• [Task data]:
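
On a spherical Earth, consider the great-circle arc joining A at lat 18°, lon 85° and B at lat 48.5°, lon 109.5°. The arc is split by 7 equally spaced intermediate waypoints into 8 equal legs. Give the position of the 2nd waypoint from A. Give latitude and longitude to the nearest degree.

From cos δ = sin φ₁ sin φ₂ + cos φ₁ cos φ₂ cos Δλ, the central angle is δ ≈ 0.635 rad (36.4°).
Interpolate at f = 2/8 with slerp weights a = sin((1−f)δ)/sin δ ≈ 0.773, b = sin(fδ)/sin δ ≈ 0.267.
p = a·p₁ + b·p₂ ≈ (0.005, 0.899, 0.438); φ = arcsin(p_z) ≈ 26.01°, λ = atan2(p_y, p_x) ≈ 89.67°.

≈ lat 26°, lon 90°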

• [Task details]: Reply with the complete records, restated exactly.

• [Written response]:
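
On a spherical Earth, consider the great-circle arc joining A at lat 18°, lon 85° and B at lat 48.5°, lon 109.5°. The arc is split by 7 equally spaced intermediate waypoints into 8 equal legs. Give the position of the 2nd waypoint from A. Give latitude and longitude to the nearest degree.

From cos δ = sin φ₁ sin φ₂ + cos φ₁ cos φ₂ cos Δλ, the central angle is δ ≈ 0.635 rad (36.4°).
Interpolate at f = 2/8 with slerp weights a = sin((1−f)δ)/sin δ ≈ 0.773, b = sin(fδ)/sin δ ≈ 0.267.
p = a·p₁ + b·p₂ ≈ (0.005, 0.899, 0.438); φ = arcsin(p_z) ≈ 26.01°, λ = atan2(p_y, p_x) ≈ 89.67°.

≈ lat 26°, lon 90°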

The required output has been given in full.